▶ PROMPT: Write out the data again in full, exactly as it reads.

▶ Collected data:
--------
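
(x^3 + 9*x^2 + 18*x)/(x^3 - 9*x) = (x + 6)/(x - 3)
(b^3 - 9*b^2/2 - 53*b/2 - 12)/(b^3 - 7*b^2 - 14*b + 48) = (b + 1/2)/(b - 2)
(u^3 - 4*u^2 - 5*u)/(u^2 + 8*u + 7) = u*(u - 5)/(u + 7)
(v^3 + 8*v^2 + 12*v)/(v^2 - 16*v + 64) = v*(v^2 + 8*v + 12)/(v^2 - 16*v + 64)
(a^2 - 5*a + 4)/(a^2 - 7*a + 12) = (a - 1)/(a - 3)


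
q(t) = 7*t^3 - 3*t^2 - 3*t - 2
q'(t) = 21*t^2 - 6*t - 3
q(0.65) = -3.30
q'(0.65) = 1.97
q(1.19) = 1.98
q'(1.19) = 19.60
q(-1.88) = -53.48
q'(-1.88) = 82.50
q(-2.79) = -169.01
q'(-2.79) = 177.21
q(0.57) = -3.39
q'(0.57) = 0.40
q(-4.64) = -751.95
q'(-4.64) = 476.96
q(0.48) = -3.36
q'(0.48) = -1.04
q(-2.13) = -76.87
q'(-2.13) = 105.05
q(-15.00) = -24257.00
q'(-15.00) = 4812.00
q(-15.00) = -24257.00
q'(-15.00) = 4812.00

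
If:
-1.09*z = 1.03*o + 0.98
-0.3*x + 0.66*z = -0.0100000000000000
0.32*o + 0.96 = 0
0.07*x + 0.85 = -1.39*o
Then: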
--------
▶ OUTPUT OF THE EXERCISE:
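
(x^3 + 9*x^2 + 18*x)/(x^3 - 9*x) = (x + 6)/(x - 3)
(b^3 - 9*b^2/2 - 53*b/2 - 12)/(b^3 - 7*b^2 - 14*b + 48) = (b + 1/2)/(b - 2)
(u^3 - 4*u^2 - 5*u)/(u^2 + 8*u + 7) = u*(u - 5)/(u + 7)
(v^3 + 8*v^2 + 12*v)/(v^2 - 16*v + 64) = v*(v^2 + 8*v + 12)/(v^2 - 16*v + 64)
(a^2 - 5*a + 4)/(a^2 - 7*a + 12) = (a - 1)/(a - 3)


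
q(t) = 7*t^3 - 3*t^2 - 3*t - 2
q'(t) = 21*t^2 - 6*t - 3
q(0.65) = -3.30
q'(0.65) = 1.97
q(1.19) = 1.98
q'(1.19) = 19.60
q(-1.88) = -53.48
q'(-1.88) = 82.50
q(-2.79) = -169.01
q'(-2.79) = 177.21
q(0.57) = -3.39
q'(0.57) = 0.40
q(-4.64) = -751.95
q'(-4.64) = 476.96
q(0.48) = -3.36
q'(0.48) = -1.04
q(-2.13) = -76.87
q'(-2.13) = 105.05
q(-15.00) = -24257.00
q'(-15.00) = 4812.00
q(-15.00) = -24257.00
q'(-15.00) = 4812.00

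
If:
-1.09*z = 1.03*o + 0.98
-0.3*x + 0.66*z = -0.0100000000000000
0.32*o + 0.96 = 0
0.07*x + 0.85 = -1.39*o
Then: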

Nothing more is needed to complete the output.